**About this task:**
All of the data needs to be repeated exactly.

**Material supplied:**
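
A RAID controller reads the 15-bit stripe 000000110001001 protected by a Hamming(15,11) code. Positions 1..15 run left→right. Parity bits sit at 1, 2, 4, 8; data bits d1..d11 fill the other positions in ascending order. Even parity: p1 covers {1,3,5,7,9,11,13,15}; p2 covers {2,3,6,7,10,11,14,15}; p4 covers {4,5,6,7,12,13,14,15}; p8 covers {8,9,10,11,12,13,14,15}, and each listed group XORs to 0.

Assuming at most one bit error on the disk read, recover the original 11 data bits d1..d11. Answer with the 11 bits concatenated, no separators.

00010000001

s1 (pos 1,3,5,7,9,11,13,15): 0⊕0⊕0⊕1⊕0⊕0⊕0⊕1 = 0
s2 (pos 2,3,6,7,10,11,14,15): 0⊕0⊕0⊕1⊕0⊕0⊕0⊕1 = 0
s4 (pos 4,5,6,7,12,13,14,15): 0⊕0⊕0⊕1⊕1⊕0⊕0⊕1 = 1
s8 (pos 8,9,10,11,12,13,14,15): 1⊕0⊕0⊕0⊕1⊕0⊕0⊕1 = 1
Syndrome s8…s1 = 1100 → error at position 12.
Flip position 12: 000000110001001 → 000000110000001
Read data bits from positions 3,5,6,7,9,10,11,12,13,14,15: 00010000001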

**Task output:**
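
A RAID controller reads the 15-bit stripe 000000110001001 protected by a Hamming(15,11) code. Positions 1..15 run left→right. Parity bits sit at 1, 2, 4, 8; data bits d1..d11 fill the other positions in ascending order. Even parity: p1 covers {1,3,5,7,9,11,13,15}; p2 covers {2,3,6,7,10,11,14,15}; p4 covers {4,5,6,7,12,13,14,15}; p8 covers {8,9,10,11,12,13,14,15}, and each listed group XORs to 0.

Assuming at most one bit error on the disk read, recover the original 11 data bits d1..d11. Answer with the 11 bits concatenated, no separators.

00010000001

s1 (pos 1,3,5,7,9,11,13,15): 0⊕0⊕0⊕1⊕0⊕0⊕0⊕1 = 0
s2 (pos 2,3,6,7,10,11,14,15): 0⊕0⊕0⊕1⊕0⊕0⊕0⊕1 = 0
s4 (pos 4,5,6,7,12,13,14,15): 0⊕0⊕0⊕1⊕1⊕0⊕0⊕1 = 1
s8 (pos 8,9,10,11,12,13,14,15): 1⊕0⊕0⊕0⊕1⊕0⊕0⊕1 = 1
Syndrome s8…s1 = 1100 → error at position 12.
Flip position 12: 000000110001001 → 000000110000001
Read data bits from positions 3,5,6,7,9,10,11,12,13,14,15: 00010000001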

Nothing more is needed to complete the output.